WHAT THIS TASK INVOLVES:
Every entry must be output exactly as it was written.

Source data
- - - - - - -
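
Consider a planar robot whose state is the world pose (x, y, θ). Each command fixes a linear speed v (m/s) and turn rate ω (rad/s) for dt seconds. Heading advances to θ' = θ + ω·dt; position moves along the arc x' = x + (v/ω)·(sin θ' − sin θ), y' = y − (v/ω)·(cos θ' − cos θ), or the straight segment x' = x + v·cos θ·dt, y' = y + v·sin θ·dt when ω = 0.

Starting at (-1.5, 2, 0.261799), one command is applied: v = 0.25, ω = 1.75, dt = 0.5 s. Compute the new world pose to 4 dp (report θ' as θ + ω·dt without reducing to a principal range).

(-1.4074, 2.0779, 1.1368)

θ' = 0.2618 + 1.75·0.5 = 1.1368
R = v/ω = 0.25/1.75 = 0.1429
x' = -1.5 + 0.1429·(sin 1.1368 − sin 0.2618) = -1.4074
y' = 2 − 0.1429·(cos 1.1368 − cos 0.2618) = 2.0779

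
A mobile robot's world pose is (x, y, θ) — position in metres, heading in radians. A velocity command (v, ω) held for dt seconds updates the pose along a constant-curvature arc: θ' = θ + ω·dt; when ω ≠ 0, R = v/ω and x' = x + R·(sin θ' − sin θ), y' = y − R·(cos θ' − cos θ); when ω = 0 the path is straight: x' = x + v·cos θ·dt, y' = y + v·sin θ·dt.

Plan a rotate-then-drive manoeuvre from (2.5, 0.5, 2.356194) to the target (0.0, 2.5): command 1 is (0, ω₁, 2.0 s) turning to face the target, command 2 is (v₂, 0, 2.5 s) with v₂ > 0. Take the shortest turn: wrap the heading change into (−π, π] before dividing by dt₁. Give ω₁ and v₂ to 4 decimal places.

heading to target = atan2(2.5−0.5, 0−2.5) = 2.4669
Δθ = wrap(2.4669 − 2.3562) = 0.1107; ω₁ = Δθ/dt₁ = 0.0553
distance = √((0−2.5)² + (2.5−0.5)²) = 3.2016; v₂ = distance/dt₂ = 1.2806

ω₁ = 0.0553, v₂ = 1.2806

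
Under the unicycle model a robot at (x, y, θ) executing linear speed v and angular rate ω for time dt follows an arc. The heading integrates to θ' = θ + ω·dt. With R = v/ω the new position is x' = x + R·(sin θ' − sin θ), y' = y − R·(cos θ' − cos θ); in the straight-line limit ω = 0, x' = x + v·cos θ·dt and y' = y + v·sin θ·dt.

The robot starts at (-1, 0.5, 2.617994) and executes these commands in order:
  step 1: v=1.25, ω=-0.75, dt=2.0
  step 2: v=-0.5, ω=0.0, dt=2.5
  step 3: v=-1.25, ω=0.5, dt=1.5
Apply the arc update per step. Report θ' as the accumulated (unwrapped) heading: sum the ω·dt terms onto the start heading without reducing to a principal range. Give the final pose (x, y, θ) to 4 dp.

(-2.3546, -0.2773, 1.8680)

step 1: θ'=1.1180 (R=-1.6667) → pose (-1.6654, 2.6725, 1.1180)
step 2: θ'=1.1180 (straight) → pose (-2.2122, 1.5485, 1.1180)
step 3: θ'=1.8680 (R=-2.5000) → pose (-2.3546, -0.2773, 1.8680)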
- - - - - - -
FINISHED TASK:
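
Consider a planar robot whose state is the world pose (x, y, θ). Each command fixes a linear speed v (m/s) and turn rate ω (rad/s) for dt seconds. Heading advances to θ' = θ + ω·dt; position moves along the arc x' = x + (v/ω)·(sin θ' − sin θ), y' = y − (v/ω)·(cos θ' − cos θ), or the straight segment x' = x + v·cos θ·dt, y' = y + v·sin θ·dt when ω = 0.

Starting at (-1.5, 2, 0.261799), one command is applied: v = 0.25, ω = 1.75, dt = 0.5 s. Compute the new world pose to 4 dp (report θ' as θ + ω·dt without reducing to a principal range).

(-1.4074, 2.0779, 1.1368)

θ' = 0.2618 + 1.75·0.5 = 1.1368
R = v/ω = 0.25/1.75 = 0.1429
x' = -1.5 + 0.1429·(sin 1.1368 − sin 0.2618) = -1.4074
y' = 2 − 0.1429·(cos 1.1368 − cos 0.2618) = 2.0779

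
A mobile robot's world pose is (x, y, θ) — position in metres, heading in radians. A velocity command (v, ω) held for dt seconds updates the pose along a constant-curvature arc: θ' = θ + ω·dt; when ω ≠ 0, R = v/ω and x' = x + R·(sin θ' − sin θ), y' = y − R·(cos θ' − cos θ); when ω = 0 the path is straight: x' = x + v·cos θ·dt, y' = y + v·sin θ·dt.

Plan a rotate-then-drive manoeuvre from (2.5, 0.5, 2.356194) to the target (0.0, 2.5): command 1 is (0, ω₁, 2.0 s) turning to face the target, command 2 is (v₂, 0, 2.5 s) with v₂ > 0. Take the shortest turn: wrap the heading change into (−π, π] before dividing by dt₁. Give ω₁ and v₂ to 4 decimal places.

heading to target = atan2(2.5−0.5, 0−2.5) = 2.4669
Δθ = wrap(2.4669 − 2.3562) = 0.1107; ω₁ = Δθ/dt₁ = 0.0553
distance = √((0−2.5)² + (2.5−0.5)²) = 3.2016; v₂ = distance/dt₂ = 1.2806

ω₁ = 0.0553, v₂ = 1.2806

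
Under the unicycle model a robot at (x, y, θ) executing linear speed v and angular rate ω for time dt follows an arc. The heading integrates to θ' = θ + ω·dt. With R = v/ω the new position is x' = x + R·(sin θ' − sin θ), y' = y − R·(cos θ' − cos θ); in the straight-line limit ω = 0, x' = x + v·cos θ·dt and y' = y + v·sin θ·dt.

The robot starts at (-1, 0.5, 2.617994) and executes these commands in order:
  step 1: v=1.25, ω=-0.75, dt=2.0
  step 2: v=-0.5, ω=0.0, dt=2.5
  step 3: v=-1.25, ω=0.5, dt=1.5
Apply the arc update per step. Report θ' as the accumulated (unwrapped) heading: sum the ω·dt terms onto the start heading without reducing to a principal range. Give the final pose (x, y, θ) to 4 dp.

(-2.3546, -0.2773, 1.8680)

step 1: θ'=1.1180 (R=-1.6667) → pose (-1.6654, 2.6725, 1.1180)
step 2: θ'=1.1180 (straight) → pose (-2.2122, 1.5485, 1.1180)
step 3: θ'=1.8680 (R=-2.5000) → pose (-2.3546, -0.2773, 1.8680)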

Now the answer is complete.